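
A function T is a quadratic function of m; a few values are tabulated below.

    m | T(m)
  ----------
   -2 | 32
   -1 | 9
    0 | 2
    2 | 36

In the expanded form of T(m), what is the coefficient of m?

Write T(m) = am² + bm + c; the 4 given values yield a linear system in the 3 coefficients.
Solving, T(m) = 8m² + m + 2.
The coefficient of m is 1.

1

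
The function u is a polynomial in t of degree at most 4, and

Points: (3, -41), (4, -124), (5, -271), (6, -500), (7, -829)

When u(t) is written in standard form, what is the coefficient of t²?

Write u(t) = at^4 + bt³ + ct² + dt + e; the 5 given values yield a linear system in the 5 coefficients.
Solving, the leading coefficient vanishes, and u(t) = -3t³ + 4t² + 4.
The coefficient of t² is 4.

4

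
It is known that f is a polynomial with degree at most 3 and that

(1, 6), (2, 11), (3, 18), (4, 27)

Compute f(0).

First differences: 5, 7, 9. Second differences: 2, 2.
Level-2 differences are constant, so f has degree 2.
Fitting a degree-2 polynomial gives f(n) = n² + 2n + 3.
Then f(0) = 3.

3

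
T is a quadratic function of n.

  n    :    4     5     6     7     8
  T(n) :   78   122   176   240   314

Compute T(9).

First differences: 44, 54, 64, 74. Second differences: 10, 10, 10.
Level-2 differences are constant, so T has degree 2.
Extending the table by one column gives the next first difference 84, so T(9) = 314 + 84 = 398.

398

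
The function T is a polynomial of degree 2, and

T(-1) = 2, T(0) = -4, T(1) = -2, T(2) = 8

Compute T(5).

Write T(m) = am² + bm + c; the 4 given values yield a linear system in the 3 coefficients.
Solving, T(m) = 4m² - 2m - 4.
Then T(5) = 86.

86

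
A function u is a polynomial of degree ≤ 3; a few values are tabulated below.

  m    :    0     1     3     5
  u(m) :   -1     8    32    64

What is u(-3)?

-16

Write u(m) = am³ + bm² + cm + d; the 4 given values yield a linear system in the 4 coefficients.
Solving, the leading coefficient vanishes, and u(m) = m² + 8m - 1.
Then u(-3) = -16.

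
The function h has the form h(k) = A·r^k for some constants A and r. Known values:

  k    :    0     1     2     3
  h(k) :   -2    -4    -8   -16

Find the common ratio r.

Consecutive ratio: -4/(-2) = 2, and -8/(-4) = 2, so r = 2.
Then A·2^0 = -2 gives A = -2, and h(k) = -2·2^k.

2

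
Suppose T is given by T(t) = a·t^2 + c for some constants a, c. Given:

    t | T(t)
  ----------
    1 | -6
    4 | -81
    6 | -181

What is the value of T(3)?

-46

From T(1) = -6 and T(4) = -81: 1a + c = -6 and 16a + c = -81.
Subtracting: 15a = -75, so a = -5; then c = -6 − (-5)·1 = -1.
So T(t) = -5t² − 1, and T(3) = -46.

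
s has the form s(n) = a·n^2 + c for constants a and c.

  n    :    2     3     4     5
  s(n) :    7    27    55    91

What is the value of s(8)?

From s(2) = 7 and s(3) = 27: 4a + c = 7 and 9a + c = 27.
Subtracting: 5a = 20, so a = 4; then c = 7 − 4·4 = -9.
So s(n) = 4n² − 9, and s(8) = 247.

247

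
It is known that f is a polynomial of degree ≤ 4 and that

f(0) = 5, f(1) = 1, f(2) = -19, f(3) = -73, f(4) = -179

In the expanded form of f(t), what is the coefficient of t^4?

0

First differences: -4, -20, -54, -106. Second differences: -16, -34, -52. Third differences: -18, -18.
Level-3 differences are constant, so f has degree 3.
Fitting a degree-3 polynomial gives f(t) = -3t³ + t² - 2t + 5.
The coefficient of t^4 is 0.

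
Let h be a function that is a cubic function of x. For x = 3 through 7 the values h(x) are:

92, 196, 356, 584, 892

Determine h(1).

4

First differences: 104, 160, 228, 308. Second differences: 56, 68, 80. Third differences: 12, 12.
Level-3 differences are constant, so h has degree 3.
Fitting a degree-3 polynomial gives h(x) = 2x³ + 4x² + 2x - 4.
Then h(1) = 4.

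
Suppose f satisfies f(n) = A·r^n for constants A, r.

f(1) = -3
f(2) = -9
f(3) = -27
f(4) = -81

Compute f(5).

-243

Consecutive ratio: -9/(-3) = 3, and -27/(-9) = 3, so r = 3.
Then A·3^1 = -3 gives A = -1, and f(n) = -1·3^n.
f(5) = -1·3^5 = -243.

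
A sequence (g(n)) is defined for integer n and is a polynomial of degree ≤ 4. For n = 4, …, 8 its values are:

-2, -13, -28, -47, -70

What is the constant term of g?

First differences: -11, -15, -19, -23. Second differences: -4, -4, -4.
Level-2 differences are constant, so g has degree 2.
Fitting a degree-2 polynomial gives g(n) = -2n² + 7n + 2.
The constant term is g(0) = 2.

2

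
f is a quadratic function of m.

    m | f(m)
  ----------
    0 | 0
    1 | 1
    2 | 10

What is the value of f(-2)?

22

Write f(m) = am² + bm + c; the 3 given values yield a linear system in the 3 coefficients.
Solving, f(m) = 4m² - 3m.
Then f(-2) = 22.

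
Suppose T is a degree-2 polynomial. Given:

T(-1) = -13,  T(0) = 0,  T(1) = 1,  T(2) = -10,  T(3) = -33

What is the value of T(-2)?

First differences: 13, 1, -11, -23. Second differences: -12, -12, -12.
Level-2 differences are constant, so T has degree 2.
Fitting a degree-2 polynomial gives T(n) = -6n² + 7n.
Then T(-2) = -38.

-38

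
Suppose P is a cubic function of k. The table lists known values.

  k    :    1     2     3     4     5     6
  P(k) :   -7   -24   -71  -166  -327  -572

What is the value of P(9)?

-1991

Write P(k) = ak³ + bk² + ck + d; the 6 given values yield a linear system in the 4 coefficients.
Solving, P(k) = -3k³ + 3k² - 5k - 2.
Then P(9) = -1991.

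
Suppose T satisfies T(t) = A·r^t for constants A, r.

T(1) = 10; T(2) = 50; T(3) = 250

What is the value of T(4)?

1250

Consecutive ratio: 50/10 = 5, and 250/50 = 5, so r = 5.
Then A·5^1 = 10 gives A = 2, and T(t) = 2·5^t.
T(4) = 2·5^4 = 1250.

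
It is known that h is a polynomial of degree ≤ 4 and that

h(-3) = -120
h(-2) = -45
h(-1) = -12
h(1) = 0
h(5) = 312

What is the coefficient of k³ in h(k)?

3

Write h(k) = ak^4 + bk³ + ck² + dk + e; the 5 given values yield a linear system in the 5 coefficients.
Solving, the leading coefficient vanishes, and h(k) = 3k³ - 3k² + 3k - 3.
The coefficient of k³ is 3.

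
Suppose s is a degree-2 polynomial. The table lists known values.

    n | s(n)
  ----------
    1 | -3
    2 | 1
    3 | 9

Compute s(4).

21

Write s(n) = an² + bn + c; the 3 given values yield a linear system in the 3 coefficients.
Solving, s(n) = 2n² - 2n - 3.
Then s(4) = 21.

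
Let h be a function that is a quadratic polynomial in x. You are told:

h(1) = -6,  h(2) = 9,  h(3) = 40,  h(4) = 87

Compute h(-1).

First differences: 15, 31, 47. Second differences: 16, 16.
Level-2 differences are constant, so h has degree 2.
Fitting a degree-2 polynomial gives h(x) = 8x² - 9x - 5.
Then h(-1) = 12.

12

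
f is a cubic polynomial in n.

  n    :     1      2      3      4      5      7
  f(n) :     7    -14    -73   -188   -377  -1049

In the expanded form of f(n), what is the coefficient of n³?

Write f(n) = an³ + bn² + cn + d; the 6 given values yield a linear system in the 4 coefficients.
Solving, f(n) = -3n³ - n² + 3n + 8.
The coefficient of n³ is -3.

-3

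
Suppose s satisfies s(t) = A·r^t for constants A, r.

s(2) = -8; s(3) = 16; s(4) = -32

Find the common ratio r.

Consecutive ratio: 16/(-8) = -2, and -32/16 = -2, so r = -2.
Then A·(-2)^2 = -8 gives A = -2, and s(t) = -2·(-2)^t.

-2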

◆ **Problem description**:
State how many lines in the records above contain the word "quadratic". Give nothing but the number.

◆ **Task response**:
4